WHAT THE TASK ASKS = Give back the data in full. Leave nothing out.

:::::

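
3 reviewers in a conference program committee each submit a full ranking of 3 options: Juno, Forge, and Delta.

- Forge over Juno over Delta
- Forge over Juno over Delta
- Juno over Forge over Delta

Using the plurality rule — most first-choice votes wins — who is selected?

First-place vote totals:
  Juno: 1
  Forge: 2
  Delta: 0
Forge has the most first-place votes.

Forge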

:::::

YOUR SOLUTION =
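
3 reviewers in a conference program committee each submit a full ranking of 3 options: Juno, Forge, and Delta.

- Forge over Juno over Delta
- Forge over Juno over Delta
- Juno over Forge over Delta

Using the plurality rule — most first-choice votes wins — who is selected?

First-place vote totals:
  Juno: 1
  Forge: 2
  Delta: 0
Forge has the most first-place votes.

Forge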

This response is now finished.